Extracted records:
□ □ □ □ □ □ □

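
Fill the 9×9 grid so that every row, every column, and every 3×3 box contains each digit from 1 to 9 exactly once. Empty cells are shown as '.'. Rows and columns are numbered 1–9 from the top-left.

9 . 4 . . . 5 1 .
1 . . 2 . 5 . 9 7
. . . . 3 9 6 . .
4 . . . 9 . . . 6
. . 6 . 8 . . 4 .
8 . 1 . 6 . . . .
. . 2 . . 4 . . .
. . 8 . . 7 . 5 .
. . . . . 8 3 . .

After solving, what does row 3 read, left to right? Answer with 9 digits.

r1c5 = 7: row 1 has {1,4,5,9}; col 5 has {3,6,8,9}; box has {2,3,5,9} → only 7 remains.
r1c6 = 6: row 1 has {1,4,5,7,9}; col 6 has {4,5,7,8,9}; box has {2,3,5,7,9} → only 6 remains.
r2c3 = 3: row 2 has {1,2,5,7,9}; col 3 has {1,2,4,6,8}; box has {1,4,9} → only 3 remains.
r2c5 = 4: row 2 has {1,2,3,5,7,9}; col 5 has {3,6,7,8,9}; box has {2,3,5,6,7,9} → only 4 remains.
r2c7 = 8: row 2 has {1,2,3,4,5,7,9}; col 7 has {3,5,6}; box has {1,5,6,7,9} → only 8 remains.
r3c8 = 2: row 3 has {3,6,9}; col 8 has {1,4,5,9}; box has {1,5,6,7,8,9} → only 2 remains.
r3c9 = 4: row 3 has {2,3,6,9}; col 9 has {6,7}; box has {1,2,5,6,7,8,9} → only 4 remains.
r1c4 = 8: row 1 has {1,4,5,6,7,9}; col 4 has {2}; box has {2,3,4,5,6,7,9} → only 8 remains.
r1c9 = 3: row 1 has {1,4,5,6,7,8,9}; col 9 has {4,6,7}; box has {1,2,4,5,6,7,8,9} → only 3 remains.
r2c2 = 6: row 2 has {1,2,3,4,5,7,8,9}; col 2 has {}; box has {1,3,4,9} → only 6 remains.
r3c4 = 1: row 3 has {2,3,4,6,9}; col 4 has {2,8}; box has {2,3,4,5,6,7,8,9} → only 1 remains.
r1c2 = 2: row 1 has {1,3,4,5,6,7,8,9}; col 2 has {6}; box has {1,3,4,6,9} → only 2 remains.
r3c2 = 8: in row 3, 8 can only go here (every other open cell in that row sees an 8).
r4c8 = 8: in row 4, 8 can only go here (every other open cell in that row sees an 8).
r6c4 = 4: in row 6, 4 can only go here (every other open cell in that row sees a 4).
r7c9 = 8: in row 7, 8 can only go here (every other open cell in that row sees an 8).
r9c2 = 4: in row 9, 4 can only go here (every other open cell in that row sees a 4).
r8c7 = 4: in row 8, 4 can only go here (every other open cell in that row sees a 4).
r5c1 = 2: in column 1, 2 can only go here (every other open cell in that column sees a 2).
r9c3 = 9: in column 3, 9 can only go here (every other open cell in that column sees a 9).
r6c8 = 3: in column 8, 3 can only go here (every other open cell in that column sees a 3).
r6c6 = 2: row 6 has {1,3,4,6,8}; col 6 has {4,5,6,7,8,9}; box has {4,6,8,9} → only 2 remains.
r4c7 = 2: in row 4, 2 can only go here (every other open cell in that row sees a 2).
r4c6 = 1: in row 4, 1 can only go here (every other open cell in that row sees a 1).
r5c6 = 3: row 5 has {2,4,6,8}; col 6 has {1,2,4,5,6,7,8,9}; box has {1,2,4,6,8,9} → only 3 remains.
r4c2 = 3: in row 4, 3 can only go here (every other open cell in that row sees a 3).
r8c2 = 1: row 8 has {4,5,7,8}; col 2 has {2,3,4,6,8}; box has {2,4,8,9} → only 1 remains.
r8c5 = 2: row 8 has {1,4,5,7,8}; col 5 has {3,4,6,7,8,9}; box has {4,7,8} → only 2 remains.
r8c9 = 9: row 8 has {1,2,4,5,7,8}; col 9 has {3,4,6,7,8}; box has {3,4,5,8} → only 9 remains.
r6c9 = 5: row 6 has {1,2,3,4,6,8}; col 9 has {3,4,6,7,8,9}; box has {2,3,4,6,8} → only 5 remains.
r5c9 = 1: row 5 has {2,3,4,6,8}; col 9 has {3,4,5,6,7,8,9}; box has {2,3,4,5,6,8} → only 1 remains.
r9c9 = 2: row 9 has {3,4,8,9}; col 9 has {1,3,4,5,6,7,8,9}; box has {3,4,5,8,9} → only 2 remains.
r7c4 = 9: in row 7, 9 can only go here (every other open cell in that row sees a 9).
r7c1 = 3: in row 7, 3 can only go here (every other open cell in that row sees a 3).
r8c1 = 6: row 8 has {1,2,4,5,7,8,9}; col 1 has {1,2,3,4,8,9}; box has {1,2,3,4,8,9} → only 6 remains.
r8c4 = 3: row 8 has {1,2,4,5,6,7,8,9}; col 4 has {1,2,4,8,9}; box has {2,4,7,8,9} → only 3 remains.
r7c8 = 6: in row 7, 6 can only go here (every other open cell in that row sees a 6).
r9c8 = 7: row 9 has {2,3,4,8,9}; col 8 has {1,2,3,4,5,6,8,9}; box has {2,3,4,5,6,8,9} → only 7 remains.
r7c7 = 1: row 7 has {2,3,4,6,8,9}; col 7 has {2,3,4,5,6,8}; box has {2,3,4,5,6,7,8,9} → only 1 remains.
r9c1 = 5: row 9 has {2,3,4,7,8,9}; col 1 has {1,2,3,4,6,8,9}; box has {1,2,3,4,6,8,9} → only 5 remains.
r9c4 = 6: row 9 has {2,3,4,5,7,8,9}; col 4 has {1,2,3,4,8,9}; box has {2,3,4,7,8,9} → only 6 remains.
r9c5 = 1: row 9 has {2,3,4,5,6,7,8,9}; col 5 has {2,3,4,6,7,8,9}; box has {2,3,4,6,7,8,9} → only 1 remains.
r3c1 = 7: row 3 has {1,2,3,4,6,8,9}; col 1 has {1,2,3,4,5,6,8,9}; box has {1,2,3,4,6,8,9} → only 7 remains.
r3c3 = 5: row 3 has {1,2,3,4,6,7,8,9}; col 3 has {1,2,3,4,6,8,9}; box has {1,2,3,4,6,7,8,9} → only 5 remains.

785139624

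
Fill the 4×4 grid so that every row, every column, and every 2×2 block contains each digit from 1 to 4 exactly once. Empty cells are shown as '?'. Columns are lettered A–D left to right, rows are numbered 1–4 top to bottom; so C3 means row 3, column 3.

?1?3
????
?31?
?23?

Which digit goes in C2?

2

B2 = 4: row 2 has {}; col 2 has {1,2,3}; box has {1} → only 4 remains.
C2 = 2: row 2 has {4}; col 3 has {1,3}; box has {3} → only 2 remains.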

□ □ □ □ □ □ □

What to produce: Would you retype all of the data exactly as shown?

Exercise answer:
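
Fill the 9×9 grid so that every row, every column, and every 3×3 box contains each digit from 1 to 9 exactly once. Empty cells are shown as '.'. Rows and columns are numbered 1–9 from the top-left.

9 . 4 . . . 5 1 .
1 . . 2 . 5 . 9 7
. . . . 3 9 6 . .
4 . . . 9 . . . 6
. . 6 . 8 . . 4 .
8 . 1 . 6 . . . .
. . 2 . . 4 . . .
. . 8 . . 7 . 5 .
. . . . . 8 3 . .

After solving, what does row 3 read, left to right? Answer with 9 digits.

r1c5 = 7: row 1 has {1,4,5,9}; col 5 has {3,6,8,9}; box has {2,3,5,9} → only 7 remains.
r1c6 = 6: row 1 has {1,4,5,7,9}; col 6 has {4,5,7,8,9}; box has {2,3,5,7,9} → only 6 remains.
r2c3 = 3: row 2 has {1,2,5,7,9}; col 3 has {1,2,4,6,8}; box has {1,4,9} → only 3 remains.
r2c5 = 4: row 2 has {1,2,3,5,7,9}; col 5 has {3,6,7,8,9}; box has {2,3,5,6,7,9} → only 4 remains.
r2c7 = 8: row 2 has {1,2,3,4,5,7,9}; col 7 has {3,5,6}; box has {1,5,6,7,9} → only 8 remains.
r3c8 = 2: row 3 has {3,6,9}; col 8 has {1,4,5,9}; box has {1,5,6,7,8,9} → only 2 remains.
r3c9 = 4: row 3 has {2,3,6,9}; col 9 has {6,7}; box has {1,2,5,6,7,8,9} → only 4 remains.
r1c4 = 8: row 1 has {1,4,5,6,7,9}; col 4 has {2}; box has {2,3,4,5,6,7,9} → only 8 remains.
r1c9 = 3: row 1 has {1,4,5,6,7,8,9}; col 9 has {4,6,7}; box has {1,2,4,5,6,7,8,9} → only 3 remains.
r2c2 = 6: row 2 has {1,2,3,4,5,7,8,9}; col 2 has {}; box has {1,3,4,9} → only 6 remains.
r3c4 = 1: row 3 has {2,3,4,6,9}; col 4 has {2,8}; box has {2,3,4,5,6,7,8,9} → only 1 remains.
r1c2 = 2: row 1 has {1,3,4,5,6,7,8,9}; col 2 has {6}; box has {1,3,4,6,9} → only 2 remains.
r3c2 = 8: in row 3, 8 can only go here (every other open cell in that row sees an 8).
r4c8 = 8: in row 4, 8 can only go here (every other open cell in that row sees an 8).
r6c4 = 4: in row 6, 4 can only go here (every other open cell in that row sees a 4).
r7c9 = 8: in row 7, 8 can only go here (every other open cell in that row sees an 8).
r9c2 = 4: in row 9, 4 can only go here (every other open cell in that row sees a 4).
r8c7 = 4: in row 8, 4 can only go here (every other open cell in that row sees a 4).
r5c1 = 2: in column 1, 2 can only go here (every other open cell in that column sees a 2).
r9c3 = 9: in column 3, 9 can only go here (every other open cell in that column sees a 9).
r6c8 = 3: in column 8, 3 can only go here (every other open cell in that column sees a 3).
r6c6 = 2: row 6 has {1,3,4,6,8}; col 6 has {4,5,6,7,8,9}; box has {4,6,8,9} → only 2 remains.
r4c7 = 2: in row 4, 2 can only go here (every other open cell in that row sees a 2).
r4c6 = 1: in row 4, 1 can only go here (every other open cell in that row sees a 1).
r5c6 = 3: row 5 has {2,4,6,8}; col 6 has {1,2,4,5,6,7,8,9}; box has {1,2,4,6,8,9} → only 3 remains.
r4c2 = 3: in row 4, 3 can only go here (every other open cell in that row sees a 3).
r8c2 = 1: row 8 has {4,5,7,8}; col 2 has {2,3,4,6,8}; box has {2,4,8,9} → only 1 remains.
r8c5 = 2: row 8 has {1,4,5,7,8}; col 5 has {3,4,6,7,8,9}; box has {4,7,8} → only 2 remains.
r8c9 = 9: row 8 has {1,2,4,5,7,8}; col 9 has {3,4,6,7,8}; box has {3,4,5,8} → only 9 remains.
r6c9 = 5: row 6 has {1,2,3,4,6,8}; col 9 has {3,4,6,7,8,9}; box has {2,3,4,6,8} → only 5 remains.
r5c9 = 1: row 5 has {2,3,4,6,8}; col 9 has {3,4,5,6,7,8,9}; box has {2,3,4,5,6,8} → only 1 remains.
r9c9 = 2: row 9 has {3,4,8,9}; col 9 has {1,3,4,5,6,7,8,9}; box has {3,4,5,8,9} → only 2 remains.
r7c4 = 9: in row 7, 9 can only go here (every other open cell in that row sees a 9).
r7c1 = 3: in row 7, 3 can only go here (every other open cell in that row sees a 3).
r8c1 = 6: row 8 has {1,2,4,5,7,8,9}; col 1 has {1,2,3,4,8,9}; box has {1,2,3,4,8,9} → only 6 remains.
r8c4 = 3: row 8 has {1,2,4,5,6,7,8,9}; col 4 has {1,2,4,8,9}; box has {2,4,7,8,9} → only 3 remains.
r7c8 = 6: in row 7, 6 can only go here (every other open cell in that row sees a 6).
r9c8 = 7: row 9 has {2,3,4,8,9}; col 8 has {1,2,3,4,5,6,8,9}; box has {2,3,4,5,6,8,9} → only 7 remains.
r7c7 = 1: row 7 has {2,3,4,6,8,9}; col 7 has {2,3,4,5,6,8}; box has {2,3,4,5,6,7,8,9} → only 1 remains.
r9c1 = 5: row 9 has {2,3,4,7,8,9}; col 1 has {1,2,3,4,6,8,9}; box has {1,2,3,4,6,8,9} → only 5 remains.
r9c4 = 6: row 9 has {2,3,4,5,7,8,9}; col 4 has {1,2,3,4,8,9}; box has {2,3,4,7,8,9} → only 6 remains.
r9c5 = 1: row 9 has {2,3,4,5,6,7,8,9}; col 5 has {2,3,4,6,7,8,9}; box has {2,3,4,6,7,8,9} → only 1 remains.
r3c1 = 7: row 3 has {1,2,3,4,6,8,9}; col 1 has {1,2,3,4,5,6,8,9}; box has {1,2,3,4,6,8,9} → only 7 remains.
r3c3 = 5: row 3 has {1,2,3,4,6,7,8,9}; col 3 has {1,2,3,4,6,8,9}; box has {1,2,3,4,6,7,8,9} → only 5 remains.

785139624

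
Fill the 4×4 grid so that every row, every column, and every 2×2 block contains each digit from 1 to 4 exactly once. Empty cells are shown as '?'. Columns are lettered A–D left to right, rows are numbered 1–4 top to bottom; so C3 means row 3, column 3.

?1?3
????
?31?
?23?

Which digit goes in C2?

2

B2 = 4: row 2 has {}; col 2 has {1,2,3}; box has {1} → only 4 remains.
C2 = 2: row 2 has {4}; col 3 has {1,3}; box has {3} → only 2 remains.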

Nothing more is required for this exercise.